In full and word for word, give the records again.

══ DATA PROVIDED

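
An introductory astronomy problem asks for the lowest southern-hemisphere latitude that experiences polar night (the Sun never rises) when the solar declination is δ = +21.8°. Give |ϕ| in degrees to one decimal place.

Polar night requires cos h₀ = −tan ϕ tan δ ≥ 1, i.e. tan ϕ tan δ ≤ −1.
The boundary is |tan ϕ| · |tan δ| = 1, so |ϕ| = 90° − |δ| = 90° − 21.8° = 68.2° in the southern hemisphere.

|ϕ| = 68.2°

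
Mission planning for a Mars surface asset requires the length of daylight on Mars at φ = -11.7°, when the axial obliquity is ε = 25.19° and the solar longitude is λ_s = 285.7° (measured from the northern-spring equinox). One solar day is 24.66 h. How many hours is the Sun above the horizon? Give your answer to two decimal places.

Solar declination: sin δ = sin ε · sin λ_s = sin 25.19° × sin 285.7° = -0.40974, so δ = -24.189°.
cos H₀ = −tan φ · tan δ = −tan(-11.7°) × tan(-24.189°) = -0.0930, so H₀ = 1.6640 rad = 95.34°.
Daylight = 2H₀/(2π) × 24.66 h = (1.6640/π) × 24.66 = 13.06 h.

13.06 h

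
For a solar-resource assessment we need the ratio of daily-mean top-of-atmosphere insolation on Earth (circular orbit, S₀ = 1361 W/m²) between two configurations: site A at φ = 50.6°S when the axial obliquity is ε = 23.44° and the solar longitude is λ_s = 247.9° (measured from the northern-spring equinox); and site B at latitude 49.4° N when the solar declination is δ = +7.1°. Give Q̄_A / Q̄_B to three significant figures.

Q̄_A / Q̄_B ≈ 1.38

— Configuration A (φ=-50.6°):
Solar declination: sin δ = sin ε · sin λ_s = sin 23.44° × sin 247.9° = -0.36856, so δ = -21.627°.
cos H₀ = −tan(-50.6°) tan(-21.627°) = -0.4827, H₀ = 2.0745 rad.
Bracket: H₀ sin φ sin δ + cos φ cos δ sin H₀ = 2.0745×-0.77273×-0.36856 + 0.63473×0.92960×0.87580 = 0.590812 + 0.516761 = 1.107573.
Q̄ = (S₀/π) × [bracket] = (1361/π) × 1.107573 = 479.82 W/m².
— Configuration B (φ=+49.4°):
cos H₀ = −tan(+49.4°) tan(+7.100°) = -0.1453, H₀ = 1.7166 rad.
Bracket: H₀ sin φ sin δ + cos φ cos δ sin H₀ = 1.7166×0.75927×0.12360 + 0.65077×0.99233×0.98938 = 0.161096 + 0.638920 = 0.800016.
Q̄ = (S₀/π) × [bracket] = (1361/π) × 0.800016 = 346.58 W/m².
Ratio Q̄_A / Q̄_B = 479.82 / 346.58 = 1.384.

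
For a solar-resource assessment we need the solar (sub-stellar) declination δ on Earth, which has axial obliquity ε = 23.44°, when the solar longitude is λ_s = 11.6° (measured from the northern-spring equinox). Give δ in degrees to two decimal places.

δ = +4.59°

sin δ = sin ε · sin λ_s = sin 23.44° × sin 11.6° = 0.079986.
δ = arcsin(0.079986) = +4.59°.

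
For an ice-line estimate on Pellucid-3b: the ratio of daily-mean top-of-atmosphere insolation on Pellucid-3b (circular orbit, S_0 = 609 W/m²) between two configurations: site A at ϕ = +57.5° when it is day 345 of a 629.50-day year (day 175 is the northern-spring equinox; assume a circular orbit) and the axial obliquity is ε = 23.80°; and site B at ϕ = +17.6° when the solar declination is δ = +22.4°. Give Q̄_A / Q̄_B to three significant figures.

Q̄_A / Q̄_B ≈ 1.07

— Configuration A (ϕ=+57.5°):
Solar longitude: L_s = 360° × (345 − 175)/629.50 = 97.220°.
sin δ = sin 23.80° × sin 97.220° = 0.40035, so δ = +23.600°.
cos h₀ = −tan(+57.5°) tan(+23.600°) = -0.6858, h₀ = 2.3265 rad.
Bracket: h₀ sin ϕ sin δ + cos ϕ cos δ sin h₀ = 2.3265×0.84339×0.40035 + 0.53730×0.91636×0.72782 = 0.785545 + 0.358350 = 1.143895.
Q̄ = (S_0/π) × [bracket] = (609/π) × 1.143895 = 221.74 W/m².
— Configuration B (ϕ=+17.6°):
cos h₀ = −tan(+17.6°) tan(+22.400°) = -0.1307, h₀ = 1.7019 rad.
Bracket: h₀ sin ϕ sin δ + cos ϕ cos δ sin h₀ = 1.7019×0.30237×0.38107 + 0.95319×0.92455×0.99142 = 0.196100 + 0.873711 = 1.069811.
Q̄ = (S_0/π) × [bracket] = (609/π) × 1.069811 = 207.38 W/m².
Ratio Q̄_A / Q̄_B = 221.74 / 207.38 = 1.069.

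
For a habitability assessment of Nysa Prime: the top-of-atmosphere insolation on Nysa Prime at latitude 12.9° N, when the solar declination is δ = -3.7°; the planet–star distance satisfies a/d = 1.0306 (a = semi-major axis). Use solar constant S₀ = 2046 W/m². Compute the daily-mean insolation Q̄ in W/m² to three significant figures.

Q̄ ≈ 657 W/m²

cos H₀ = −tan(+12.9°) tan(-3.700°) = 0.0148, H₀ = 1.5560 rad.
Bracket: H₀ sin φ sin δ + cos φ cos δ sin H₀ = 1.5560×0.22325×-0.06453 + 0.97476×0.99792×0.99989 = -0.022416 + 0.972625 = 0.950209.
Inverse-square distance factor (a/d)² = 1.0306² = 1.062136.
Q̄ = (S₀/π) × 1.062136 × [bracket] = (2046/π) × 1.062136 × 0.950209 = 657.3 W/m².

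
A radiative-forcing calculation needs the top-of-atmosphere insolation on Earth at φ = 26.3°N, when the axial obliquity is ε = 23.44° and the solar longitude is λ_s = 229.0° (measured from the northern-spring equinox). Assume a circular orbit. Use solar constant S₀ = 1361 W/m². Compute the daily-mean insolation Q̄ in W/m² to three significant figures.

Solar declination: sin δ = sin ε · sin λ_s = sin 23.44° × sin 229.0° = -0.30021, so δ = -17.471°.
cos H₀ = −tan(+26.3°) tan(-17.471°) = 0.1556, H₀ = 1.4146 rad.
Bracket: H₀ sin φ sin δ + cos φ cos δ sin H₀ = 1.4146×0.44307×-0.30021 + 0.89649×0.95387×0.98783 = -0.188162 + 0.844728 = 0.656566.
Q̄ = (S₀/π) × [bracket] = (1361/π) × 0.656566 = 284.4 W/m².

Q̄ ≈ 284 W/m²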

════

● RESPONSE TO THE EXERCISE
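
An introductory astronomy problem asks for the lowest southern-hemisphere latitude that experiences polar night (the Sun never rises) when the solar declination is δ = +21.8°. Give |ϕ| in degrees to one decimal place.

Polar night requires cos h₀ = −tan ϕ tan δ ≥ 1, i.e. tan ϕ tan δ ≤ −1.
The boundary is |tan ϕ| · |tan δ| = 1, so |ϕ| = 90° − |δ| = 90° − 21.8° = 68.2° in the southern hemisphere.

|ϕ| = 68.2°

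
Mission planning for a Mars surface asset requires the length of daylight on Mars at φ = -11.7°, when the axial obliquity is ε = 25.19° and the solar longitude is λ_s = 285.7° (measured from the northern-spring equinox). One solar day is 24.66 h. How many hours is the Sun above the horizon? Give your answer to two decimal places.

Solar declination: sin δ = sin ε · sin λ_s = sin 25.19° × sin 285.7° = -0.40974, so δ = -24.189°.
cos H₀ = −tan φ · tan δ = −tan(-11.7°) × tan(-24.189°) = -0.0930, so H₀ = 1.6640 rad = 95.34°.
Daylight = 2H₀/(2π) × 24.66 h = (1.6640/π) × 24.66 = 13.06 h.

13.06 h

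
For a solar-resource assessment we need the ratio of daily-mean top-of-atmosphere insolation on Earth (circular orbit, S₀ = 1361 W/m²) between two configurations: site A at φ = 50.6°S when the axial obliquity is ε = 23.44° and the solar longitude is λ_s = 247.9° (measured from the northern-spring equinox); and site B at latitude 49.4° N when the solar declination is δ = +7.1°. Give Q̄_A / Q̄_B to three significant figures.

Q̄_A / Q̄_B ≈ 1.38

— Configuration A (φ=-50.6°):
Solar declination: sin δ = sin ε · sin λ_s = sin 23.44° × sin 247.9° = -0.36856, so δ = -21.627°.
cos H₀ = −tan(-50.6°) tan(-21.627°) = -0.4827, H₀ = 2.0745 rad.
Bracket: H₀ sin φ sin δ + cos φ cos δ sin H₀ = 2.0745×-0.77273×-0.36856 + 0.63473×0.92960×0.87580 = 0.590812 + 0.516761 = 1.107573.
Q̄ = (S₀/π) × [bracket] = (1361/π) × 1.107573 = 479.82 W/m².
— Configuration B (φ=+49.4°):
cos H₀ = −tan(+49.4°) tan(+7.100°) = -0.1453, H₀ = 1.7166 rad.
Bracket: H₀ sin φ sin δ + cos φ cos δ sin H₀ = 1.7166×0.75927×0.12360 + 0.65077×0.99233×0.98938 = 0.161096 + 0.638920 = 0.800016.
Q̄ = (S₀/π) × [bracket] = (1361/π) × 0.800016 = 346.58 W/m².
Ratio Q̄_A / Q̄_B = 479.82 / 346.58 = 1.384.

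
For a solar-resource assessment we need the solar (sub-stellar) declination δ on Earth, which has axial obliquity ε = 23.44°, when the solar longitude is λ_s = 11.6° (measured from the northern-spring equinox). Give δ in degrees to two decimal places.

δ = +4.59°

sin δ = sin ε · sin λ_s = sin 23.44° × sin 11.6° = 0.079986.
δ = arcsin(0.079986) = +4.59°.

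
For an ice-line estimate on Pellucid-3b: the ratio of daily-mean top-of-atmosphere insolation on Pellucid-3b (circular orbit, S_0 = 609 W/m²) between two configurations: site A at ϕ = +57.5° when it is day 345 of a 629.50-day year (day 175 is the northern-spring equinox; assume a circular orbit) and the axial obliquity is ε = 23.80°; and site B at ϕ = +17.6° when the solar declination is δ = +22.4°. Give Q̄_A / Q̄_B to three significant figures.

Q̄_A / Q̄_B ≈ 1.07

— Configuration A (ϕ=+57.5°):
Solar longitude: L_s = 360° × (345 − 175)/629.50 = 97.220°.
sin δ = sin 23.80° × sin 97.220° = 0.40035, so δ = +23.600°.
cos h₀ = −tan(+57.5°) tan(+23.600°) = -0.6858, h₀ = 2.3265 rad.
Bracket: h₀ sin ϕ sin δ + cos ϕ cos δ sin h₀ = 2.3265×0.84339×0.40035 + 0.53730×0.91636×0.72782 = 0.785545 + 0.358350 = 1.143895.
Q̄ = (S_0/π) × [bracket] = (609/π) × 1.143895 = 221.74 W/m².
— Configuration B (ϕ=+17.6°):
cos h₀ = −tan(+17.6°) tan(+22.400°) = -0.1307, h₀ = 1.7019 rad.
Bracket: h₀ sin ϕ sin δ + cos ϕ cos δ sin h₀ = 1.7019×0.30237×0.38107 + 0.95319×0.92455×0.99142 = 0.196100 + 0.873711 = 1.069811.
Q̄ = (S_0/π) × [bracket] = (609/π) × 1.069811 = 207.38 W/m².
Ratio Q̄_A / Q̄_B = 221.74 / 207.38 = 1.069.

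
For a habitability assessment of Nysa Prime: the top-of-atmosphere insolation on Nysa Prime at latitude 12.9° N, when the solar declination is δ = -3.7°; the planet–star distance satisfies a/d = 1.0306 (a = semi-major axis). Use solar constant S₀ = 2046 W/m². Compute the daily-mean insolation Q̄ in W/m² to three significant figures.

Q̄ ≈ 657 W/m²

cos H₀ = −tan(+12.9°) tan(-3.700°) = 0.0148, H₀ = 1.5560 rad.
Bracket: H₀ sin φ sin δ + cos φ cos δ sin H₀ = 1.5560×0.22325×-0.06453 + 0.97476×0.99792×0.99989 = -0.022416 + 0.972625 = 0.950209.
Inverse-square distance factor (a/d)² = 1.0306² = 1.062136.
Q̄ = (S₀/π) × 1.062136 × [bracket] = (2046/π) × 1.062136 × 0.950209 = 657.3 W/m².

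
A radiative-forcing calculation needs the top-of-atmosphere insolation on Earth at φ = 26.3°N, when the axial obliquity is ε = 23.44° and the solar longitude is λ_s = 229.0° (measured from the northern-spring equinox). Assume a circular orbit. Use solar constant S₀ = 1361 W/m². Compute the daily-mean insolation Q̄ in W/m² to three significant figures.

Solar declination: sin δ = sin ε · sin λ_s = sin 23.44° × sin 229.0° = -0.30021, so δ = -17.471°.
cos H₀ = −tan(+26.3°) tan(-17.471°) = 0.1556, H₀ = 1.4146 rad.
Bracket: H₀ sin φ sin δ + cos φ cos δ sin H₀ = 1.4146×0.44307×-0.30021 + 0.89649×0.95387×0.98783 = -0.188162 + 0.844728 = 0.656566.
Q̄ = (S₀/π) × [bracket] = (1361/π) × 0.656566 = 284.4 W/m².

Q̄ ≈ 284 W/m²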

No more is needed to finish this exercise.